WORK INSTRUCTIONS — Write out, word for word, the first line of the data below and every line after it through the one containing "t + t$. What".

[[ EXCERPTED DATA, beginning ]]

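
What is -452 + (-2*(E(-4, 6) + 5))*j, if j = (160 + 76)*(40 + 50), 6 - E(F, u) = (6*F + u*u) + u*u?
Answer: 1571308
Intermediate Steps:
E(F, u) = 6 - 6*F - 2*u² (E(F, u) = 6 - ((6*F + u*u) + u*u) = 6 - ((6*F + u²) + u²) = 6 - ((u² + 6*F) + u²) = 6 - (2*u² + 6*F) = 6 + (-6*F - 2*u²) = 6 - 6*F - 2*u²)
j = 21240 (j = 236*90 = 21240)
-452 + (-2*(E(-4, 6) + 5))*j = -452 - 2*((6 - 6*(-4) - 2*6²) + 5)*21240 = -452 - 2*((6 + 24 - 2*36) + 5)*21240 = -452 - 2*((6 + 24 - 72) + 5)*21240 = -452 - 2*(-42 + 5)*21240 = -452 - 2*(-37)*21240 = -452 + 74*21240 = -452 + 1571760 = 1571308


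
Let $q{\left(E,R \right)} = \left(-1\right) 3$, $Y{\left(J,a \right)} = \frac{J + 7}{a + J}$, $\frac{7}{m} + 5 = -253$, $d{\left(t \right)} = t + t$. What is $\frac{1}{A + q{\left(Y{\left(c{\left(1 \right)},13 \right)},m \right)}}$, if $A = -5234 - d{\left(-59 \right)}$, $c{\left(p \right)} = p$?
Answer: $- \frac{1}{5119} \approx -0.00019535$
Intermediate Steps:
$d{\left(t \right)} = 2 t$
$m = - \frac{7}{258}$ ($m = \frac{7}{-5 - 253} = \frac{7}{-258} = 7 \left(- \frac{1}{258}\right) = - \frac{7}{258} \approx -0.027132$)
$Y{\left(J,a \right)} = \frac{7 + J}{J + a}$
$q{\left(E,R \right)} = -3$
$A = -5116$ ($A = -5234 - 2 \left(-59\right) = -5234 - -118 = -5234 + 118 = -5116$)
$\frac{1}{A + q{\left(Y{\left(c{\left(1 \right)},13 \right)},m \right)}} = \frac{1}{-5116 - 3} = \frac{1}{-5119} = - \frac{1}{5119}$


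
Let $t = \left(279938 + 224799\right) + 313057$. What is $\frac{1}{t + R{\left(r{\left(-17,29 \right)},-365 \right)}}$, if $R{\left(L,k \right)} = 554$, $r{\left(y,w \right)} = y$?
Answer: $\frac{1}{818348} \approx 1.222 \cdot 10^{-6}$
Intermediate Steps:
$t = 817794$ ($t = 504737 + 313057 = 817794$)
$\frac{1}{t + R{\left(r{\left(-17,29 \right)},-365 \right)}} = \frac{1}{817794 + 554} = \frac{1}{818348}$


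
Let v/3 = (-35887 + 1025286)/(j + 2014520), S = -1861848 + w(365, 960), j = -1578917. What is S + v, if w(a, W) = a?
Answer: -270288203684/145201 ≈ -1.8615e+6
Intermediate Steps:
S = -1861483 (S = -1861848 + 365 = -1861483)
v = 989399/145201 (v = 3*((-35887 + 1025286)/(-1578917 + 2014520)) = 3*(989399/435603) = 989399/145201 ≈ 6.8140)
S + v = -1861483 + 989399/145201 = -270288203684/145201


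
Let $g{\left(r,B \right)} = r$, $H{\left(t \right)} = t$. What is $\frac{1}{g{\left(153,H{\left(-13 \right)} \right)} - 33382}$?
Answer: $- \frac{1}{33229} \approx -3.0094 \cdot 10^{-5}$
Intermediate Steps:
$\frac{1}{g{\left(153,H{\left(-13 \right)} \right)} - 33382} = \frac{1}{153 - 33382} = \frac{1}{-33229} = - \frac{1}{33229}$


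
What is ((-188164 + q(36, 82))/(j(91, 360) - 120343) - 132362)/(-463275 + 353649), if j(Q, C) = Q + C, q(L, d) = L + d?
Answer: 2644826143/2190546732 ≈ 1.2074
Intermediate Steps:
j(Q, C) = C + Q
((-188164 + q(36, 82))/(j(91, 360) - 120343) - 132362)/(-463275 + 353649) = ((-188164 + (36 + 82))/((360 + 91) - 120343) - 132362)/(-463275 + 353649) = ((-188164 + 118)/(451 - 120343) - 132362)/(-109626) = (-188046/(-119892) - 132362)*(-1/109626) = (-188046*(-1/119892) - 132362)*(-1/109626) = (31341/19982 - 132362)*(-1/109626) = -2644826143/19982*(-1/109626) = 2644826143/2190546732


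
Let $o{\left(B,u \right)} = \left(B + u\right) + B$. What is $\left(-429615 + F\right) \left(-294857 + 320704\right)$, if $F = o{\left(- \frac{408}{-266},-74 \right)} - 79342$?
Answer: $- \frac{1749860380605}{133} \approx -1.3157 \cdot 10^{10}$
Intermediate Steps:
$o{\left(B,u \right)} = u + 2 B$
$F = - \frac{10561920}{133}$ ($F = \left(-74 + 2 \left(- \frac{408}{-266}\right)\right) - 79342 = \left(-74 + 2 \left(\left(-408\right) \left(- \frac{1}{266}\right)\right)\right) - 79342 = \left(-74 + 2 \cdot \frac{204}{133}\right) - 79342 = \left(-74 + \frac{408}{133}\right) - 79342 = - \frac{9434}{133} - 79342 = - \frac{10561920}{133} \approx -79413.0$)
$\left(-429615 + F\right) \left(-294857 + 320704\right) = \left(-429615 - \frac{10561920}{133}\right) \left(-294857 + 320704\right) = \left(- \frac{67700715}{133}\right) 25847 = - \frac{1749860380605}{133}$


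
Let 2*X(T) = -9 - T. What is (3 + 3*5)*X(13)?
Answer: -198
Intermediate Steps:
X(T) = -9/2 - T/2 (X(T) = (-9 - T)/2 = -9/2 - T/2)
(3 + 3*5)*X(13) = (3 + 3*5)*(-9/2 - 1/2*13) = (3 + 15)*(-9/2 - 13/2) = 18*(-11) = -198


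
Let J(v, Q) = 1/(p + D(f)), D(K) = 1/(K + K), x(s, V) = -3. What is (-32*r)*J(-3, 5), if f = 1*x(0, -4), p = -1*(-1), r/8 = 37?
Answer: -56832/5 ≈ -11366.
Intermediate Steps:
r = 296 (r = 8*37 = 296)
p = 1
f = -3 (f = 1*(-3) = -3)
D(K) = 1/(2*K)
J(v, Q) = 6/5 (J(v, Q) = 1/(1 + (½)/(-3)) = 1/(1 + (½)*(-⅓)) = 1/(1 - ⅙) = 1/(⅚) = 6/5)
(-32*r)*J(-3, 5) = -32*296*(6/5) = -9472*6/5 = -56832/5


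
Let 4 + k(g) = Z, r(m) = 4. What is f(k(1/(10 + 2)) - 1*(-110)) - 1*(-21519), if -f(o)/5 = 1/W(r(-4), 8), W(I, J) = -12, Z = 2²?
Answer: 258233/12 ≈ 21519.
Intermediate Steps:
Z = 4
k(g) = 0 (k(g) = -4 + 4 = 0)
f(o) = 5/12 (f(o) = -5/(-12) = -5*(-1/12) = 5/12)
f(k(1/(10 + 2)) - 1*(-110)) - 1*(-21519) = 5/12 - 1*(-21519) = 5/12 + 21519 = 258233/12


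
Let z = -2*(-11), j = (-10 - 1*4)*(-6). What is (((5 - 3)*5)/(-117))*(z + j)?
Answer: -1060/117 ≈ -9.0598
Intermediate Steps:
j = 84 (j = (-10 - 4)*(-6) = -14*(-6) = 84)
z = 22
(((5 - 3)*5)/(-117))*(z + j) = (((5 - 3)*5)/(-117))*(22 + 84) = ((2*5)*(-1/117))*106 = (10*(-1/117))*106 = -10/117*106 = -1060/117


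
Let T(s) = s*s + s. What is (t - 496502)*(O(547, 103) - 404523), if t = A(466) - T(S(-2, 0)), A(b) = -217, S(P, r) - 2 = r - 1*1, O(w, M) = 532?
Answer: 200670813511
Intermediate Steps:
S(P, r) = 1 + r (S(P, r) = 2 + (r - 1*1) = 2 + (r - 1) = 2 + (-1 + r) = 1 + r)
T(s) = s + s**2 (T(s) = s**2 + s = s + s**2)
t = -219 (t = -217 - (1 + 0)*(1 + (1 + 0)) = -217 - (1 + 1) = -217 - 2 = -219)
(t - 496502)*(O(547, 103) - 404523) = (-219 - 496502)*(532 - 404523) = -496721*(-403991) = 200670813511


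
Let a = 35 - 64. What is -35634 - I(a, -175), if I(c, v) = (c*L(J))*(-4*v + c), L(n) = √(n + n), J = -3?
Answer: -35634 + 19459*I*√6 ≈ -35634.0 + 47665.0*I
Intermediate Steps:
L(n) = √2*√n (L(n) = √(2*n) = √2*√n)
a = -29
I(c, v) = I*c*√6*(c - 4*v) (I(c, v) = (c*(√2*√(-3)))*(-4*v + c) = (c*(√2*(I*√3)))*(c - 4*v) = (c*(I*√6))*(c - 4*v) = (I*c*√6)*(c - 4*v) = I*c*√6*(c - 4*v))
-35634 - I(a, -175) = -35634 - I*(-29)*√6*(-29 - 4*(-175)) = -35634 - I*(-29)*√6*(-29 + 700) = -35634 - I*(-29)*√6*671 = -35634 - (-19459)*I*√6 = -35634 + 19459*I*√6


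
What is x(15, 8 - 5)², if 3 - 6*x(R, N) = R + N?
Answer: 25/4 ≈ 6.2500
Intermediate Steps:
x(R, N) = ½ - N/6 - R/6 (x(R, N) = ½ - (R + N)/6 = ½ - (N + R)/6 = ½ + (-N/6 - R/6) = ½ - N/6 - R/6)
x(15, 8 - 5)² = (½ - (8 - 5)/6 - ⅙*15)² = (½ - ⅙*3 - 5/2)² = (½ - ½ - 5/2)² = (-5/2)² = 25/4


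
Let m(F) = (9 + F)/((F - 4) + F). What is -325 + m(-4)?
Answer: -3905/12 ≈ -325.42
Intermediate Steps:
m(F) = (9 + F)/(-4 + 2*F) (m(F) = (9 + F)/((-4 + F) + F) = (9 + F)/(-4 + 2*F))
-325 + m(-4) = -325 + (9 - 4)/(2*(-2 - 4)) = -325 + (½)*5/(-6) = -325 + (½)*(-⅙)*5 = -325 - 5/12 = -3905/12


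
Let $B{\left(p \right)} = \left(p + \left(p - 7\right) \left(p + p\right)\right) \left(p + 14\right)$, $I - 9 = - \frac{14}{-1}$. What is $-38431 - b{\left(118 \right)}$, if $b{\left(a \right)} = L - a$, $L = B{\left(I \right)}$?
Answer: $-66396$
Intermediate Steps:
$I = 23$ ($I = 9 - \frac{14}{-1} = 9 - -14 = 9 + 14 = 23$)
$B{\left(p \right)} = \left(14 + p\right) \left(p + 2 p \left(-7 + p\right)\right)$ ($B{\left(p \right)} = \left(p + \left(-7 + p\right) 2 p\right) \left(14 + p\right) = \left(p + 2 p \left(-7 + p\right)\right) \left(14 + p\right) = \left(14 + p\right) \left(p + 2 p \left(-7 + p\right)\right)$)
$L = 28083$ ($L = 23 \left(-182 + 2 \cdot 23^{2} + 15 \cdot 23\right) = 23 \left(-182 + 2 \cdot 529 + 345\right) = 23 \left(-182 + 1058 + 345\right) = 23 \cdot 1221 = 28083$)
$b{\left(a \right)} = 28083 - a$
$-38431 - b{\left(118 \right)} = -38431 - \left(28083 - 118\right) = -38431 - 27965 = -66396$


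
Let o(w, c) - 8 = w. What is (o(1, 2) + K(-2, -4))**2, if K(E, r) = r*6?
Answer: 225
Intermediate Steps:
K(E, r) = 6*r
o(w, c) = 8 + w
(o(1, 2) + K(-2, -4))**2 = ((8 + 1) + 6*(-4))**2 = (9 - 24)**2 = (-15)**2 = 225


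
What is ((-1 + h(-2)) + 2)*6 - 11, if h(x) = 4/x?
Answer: -17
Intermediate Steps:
((-1 + h(-2)) + 2)*6 - 11 = ((-1 + 4/(-2)) + 2)*6 - 11 = ((-1 + 4*(-½)) + 2)*6 - 11 = ((-1 - 2) + 2)*6 - 11 = (-3 + 2)*6 - 11 = -1*6 - 11 = -6 - 11 = -17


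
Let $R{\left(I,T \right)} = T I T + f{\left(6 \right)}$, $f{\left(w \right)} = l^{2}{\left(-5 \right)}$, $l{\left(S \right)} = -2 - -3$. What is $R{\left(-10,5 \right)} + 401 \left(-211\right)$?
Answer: $-84860$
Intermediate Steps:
$l{\left(S \right)} = 1$ ($l{\left(S \right)} = -2 + 3 = 1$)
$f{\left(w \right)} = 1$ ($f{\left(w \right)} = 1^{2} = 1$)
$R{\left(I,T \right)} = 1 + I T^{2}$ ($R{\left(I,T \right)} = T I T + 1 = I T T + 1 = I T^{2} + 1 = 1 + I T^{2}$)
$R{\left(-10,5 \right)} + 401 \left(-211\right) = \left(1 - 10 \cdot 5^{2}\right) + 401 \left(-211\right) = \left(1 - 250\right) - 84611 = -249 - 84611 = -84860$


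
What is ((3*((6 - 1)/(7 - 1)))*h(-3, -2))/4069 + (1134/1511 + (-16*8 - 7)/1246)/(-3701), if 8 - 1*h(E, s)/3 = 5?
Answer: 75929149917/14176182186257 ≈ 0.0053561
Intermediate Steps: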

[[ EXCERPTED DATA, end ]]

ANSWER FOR THIS EXERCISE —
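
What is -452 + (-2*(E(-4, 6) + 5))*j, if j = (160 + 76)*(40 + 50), 6 - E(F, u) = (6*F + u*u) + u*u?
Answer: 1571308
Intermediate Steps:
E(F, u) = 6 - 6*F - 2*u² (E(F, u) = 6 - ((6*F + u*u) + u*u) = 6 - ((6*F + u²) + u²) = 6 - ((u² + 6*F) + u²) = 6 - (2*u² + 6*F) = 6 + (-6*F - 2*u²) = 6 - 6*F - 2*u²)
j = 21240 (j = 236*90 = 21240)
-452 + (-2*(E(-4, 6) + 5))*j = -452 - 2*((6 - 6*(-4) - 2*6²) + 5)*21240 = -452 - 2*((6 + 24 - 2*36) + 5)*21240 = -452 - 2*((6 + 24 - 72) + 5)*21240 = -452 - 2*(-42 + 5)*21240 = -452 - 2*(-37)*21240 = -452 + 74*21240 = -452 + 1571760 = 1571308


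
Let $q{\left(E,R \right)} = \left(-1\right) 3$, $Y{\left(J,a \right)} = \frac{J + 7}{a + J}$, $\frac{7}{m} + 5 = -253$, $d{\left(t \right)} = t + t$. What is $\frac{1}{A + q{\left(Y{\left(c{\left(1 \right)},13 \right)},m \right)}}$, if $A = -5234 - d{\left(-59 \right)}$, $c{\left(p \right)} = p$?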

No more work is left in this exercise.